[Start of Attachment]

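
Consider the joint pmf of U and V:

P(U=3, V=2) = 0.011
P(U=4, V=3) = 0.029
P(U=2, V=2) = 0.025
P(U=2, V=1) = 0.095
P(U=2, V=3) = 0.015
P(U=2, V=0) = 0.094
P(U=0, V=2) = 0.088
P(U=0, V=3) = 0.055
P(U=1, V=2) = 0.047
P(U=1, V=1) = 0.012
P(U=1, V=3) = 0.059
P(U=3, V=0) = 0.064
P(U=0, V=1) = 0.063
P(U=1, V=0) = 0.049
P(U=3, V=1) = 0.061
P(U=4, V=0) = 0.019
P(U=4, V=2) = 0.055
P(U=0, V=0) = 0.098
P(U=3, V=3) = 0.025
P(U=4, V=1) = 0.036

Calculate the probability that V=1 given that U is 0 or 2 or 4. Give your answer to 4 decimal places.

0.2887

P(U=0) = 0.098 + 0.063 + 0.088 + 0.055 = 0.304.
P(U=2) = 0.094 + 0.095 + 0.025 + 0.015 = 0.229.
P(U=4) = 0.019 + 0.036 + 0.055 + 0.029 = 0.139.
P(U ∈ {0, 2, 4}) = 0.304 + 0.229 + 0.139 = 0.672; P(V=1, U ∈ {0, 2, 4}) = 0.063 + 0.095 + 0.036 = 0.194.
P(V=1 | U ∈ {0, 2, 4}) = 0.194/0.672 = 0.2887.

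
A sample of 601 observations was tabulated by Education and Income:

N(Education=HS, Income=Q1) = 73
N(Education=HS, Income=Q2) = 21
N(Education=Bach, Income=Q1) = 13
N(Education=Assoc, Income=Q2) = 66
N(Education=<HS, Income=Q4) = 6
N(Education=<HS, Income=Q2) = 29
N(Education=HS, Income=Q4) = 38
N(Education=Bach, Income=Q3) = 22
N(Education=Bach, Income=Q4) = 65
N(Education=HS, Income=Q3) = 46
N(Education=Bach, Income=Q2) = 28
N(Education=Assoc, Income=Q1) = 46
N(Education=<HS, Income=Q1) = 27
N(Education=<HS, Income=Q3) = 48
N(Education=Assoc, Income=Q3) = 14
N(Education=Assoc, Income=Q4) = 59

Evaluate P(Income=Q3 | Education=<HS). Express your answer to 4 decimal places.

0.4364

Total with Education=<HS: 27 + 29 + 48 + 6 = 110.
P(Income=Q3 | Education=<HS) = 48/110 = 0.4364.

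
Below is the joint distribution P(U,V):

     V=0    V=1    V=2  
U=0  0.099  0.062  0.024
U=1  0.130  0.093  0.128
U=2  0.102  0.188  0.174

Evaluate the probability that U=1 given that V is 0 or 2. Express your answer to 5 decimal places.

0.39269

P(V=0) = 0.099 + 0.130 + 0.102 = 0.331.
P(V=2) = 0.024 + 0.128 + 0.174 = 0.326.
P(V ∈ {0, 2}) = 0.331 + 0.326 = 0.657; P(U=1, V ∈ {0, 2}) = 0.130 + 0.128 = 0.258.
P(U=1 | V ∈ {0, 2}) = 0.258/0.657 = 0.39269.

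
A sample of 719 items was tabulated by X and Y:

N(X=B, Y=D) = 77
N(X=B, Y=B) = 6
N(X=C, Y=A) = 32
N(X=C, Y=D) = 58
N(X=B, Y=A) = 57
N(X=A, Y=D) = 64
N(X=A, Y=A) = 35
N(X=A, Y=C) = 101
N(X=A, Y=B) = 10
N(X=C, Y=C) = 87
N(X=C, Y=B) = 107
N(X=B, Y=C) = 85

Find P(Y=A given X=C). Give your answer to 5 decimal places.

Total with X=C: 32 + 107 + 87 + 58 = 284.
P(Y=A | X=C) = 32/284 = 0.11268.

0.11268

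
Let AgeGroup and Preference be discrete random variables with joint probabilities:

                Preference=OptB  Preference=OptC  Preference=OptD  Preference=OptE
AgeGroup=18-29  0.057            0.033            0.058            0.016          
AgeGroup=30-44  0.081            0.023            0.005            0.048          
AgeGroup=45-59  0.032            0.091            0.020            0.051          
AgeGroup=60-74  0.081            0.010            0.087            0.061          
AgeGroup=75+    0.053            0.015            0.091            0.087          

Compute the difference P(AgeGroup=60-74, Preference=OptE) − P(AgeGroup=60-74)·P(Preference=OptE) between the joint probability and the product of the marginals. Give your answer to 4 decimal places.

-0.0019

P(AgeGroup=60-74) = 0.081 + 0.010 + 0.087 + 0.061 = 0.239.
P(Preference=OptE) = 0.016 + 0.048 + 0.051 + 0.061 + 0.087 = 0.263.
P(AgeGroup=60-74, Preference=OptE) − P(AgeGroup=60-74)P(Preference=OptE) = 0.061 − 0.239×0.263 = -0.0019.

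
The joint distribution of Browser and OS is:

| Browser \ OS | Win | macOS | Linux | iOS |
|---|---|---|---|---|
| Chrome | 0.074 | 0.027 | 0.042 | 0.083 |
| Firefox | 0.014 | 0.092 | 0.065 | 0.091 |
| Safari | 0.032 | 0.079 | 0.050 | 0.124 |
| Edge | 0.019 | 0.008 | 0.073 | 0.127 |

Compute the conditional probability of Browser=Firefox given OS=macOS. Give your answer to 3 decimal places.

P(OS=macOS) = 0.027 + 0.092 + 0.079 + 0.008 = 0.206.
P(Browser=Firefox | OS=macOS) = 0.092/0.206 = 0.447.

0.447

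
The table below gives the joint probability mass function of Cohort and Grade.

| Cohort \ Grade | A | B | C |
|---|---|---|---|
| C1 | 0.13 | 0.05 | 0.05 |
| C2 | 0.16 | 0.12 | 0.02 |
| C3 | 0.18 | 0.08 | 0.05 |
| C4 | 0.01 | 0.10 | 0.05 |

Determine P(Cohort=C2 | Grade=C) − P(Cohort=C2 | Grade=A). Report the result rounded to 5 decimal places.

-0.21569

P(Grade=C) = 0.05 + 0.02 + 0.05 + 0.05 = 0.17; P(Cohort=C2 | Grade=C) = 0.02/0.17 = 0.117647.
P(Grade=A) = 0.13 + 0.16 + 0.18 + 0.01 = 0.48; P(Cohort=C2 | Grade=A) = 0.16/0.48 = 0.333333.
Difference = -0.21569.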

[End of Attachment]

Task goal —
Everything above from the line with "P(U=1, V=3) = 0.059" to the line with "N(Education=Assoc, Income=Q4) = 59", both included, must be repeated exactly, and nothing outside that range.

Response to this task —
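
P(U=1, V=3) = 0.059
P(U=3, V=0) = 0.064
P(U=0, V=1) = 0.063
P(U=1, V=0) = 0.049
P(U=3, V=1) = 0.061
P(U=4, V=0) = 0.019
P(U=4, V=2) = 0.055
P(U=0, V=0) = 0.098
P(U=3, V=3) = 0.025
P(U=4, V=1) = 0.036

Calculate the probability that V=1 given that U is 0 or 2 or 4. Give your answer to 4 decimal places.

0.2887

P(U=0) = 0.098 + 0.063 + 0.088 + 0.055 = 0.304.
P(U=2) = 0.094 + 0.095 + 0.025 + 0.015 = 0.229.
P(U=4) = 0.019 + 0.036 + 0.055 + 0.029 = 0.139.
P(U ∈ {0, 2, 4}) = 0.304 + 0.229 + 0.139 = 0.672; P(V=1, U ∈ {0, 2, 4}) = 0.063 + 0.095 + 0.036 = 0.194.
P(V=1 | U ∈ {0, 2, 4}) = 0.194/0.672 = 0.2887.

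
A sample of 601 observations was tabulated by Education and Income:

N(Education=HS, Income=Q1) = 73
N(Education=HS, Income=Q2) = 21
N(Education=Bach, Income=Q1) = 13
N(Education=Assoc, Income=Q2) = 66
N(Education=<HS, Income=Q4) = 6
N(Education=<HS, Income=Q2) = 29
N(Education=HS, Income=Q4) = 38
N(Education=Bach, Income=Q3) = 22
N(Education=Bach, Income=Q4) = 65
N(Education=HS, Income=Q3) = 46
N(Education=Bach, Income=Q2) = 28
N(Education=Assoc, Income=Q1) = 46
N(Education=<HS, Income=Q1) = 27
N(Education=<HS, Income=Q3) = 48
N(Education=Assoc, Income=Q3) = 14
N(Education=Assoc, Income=Q4) = 59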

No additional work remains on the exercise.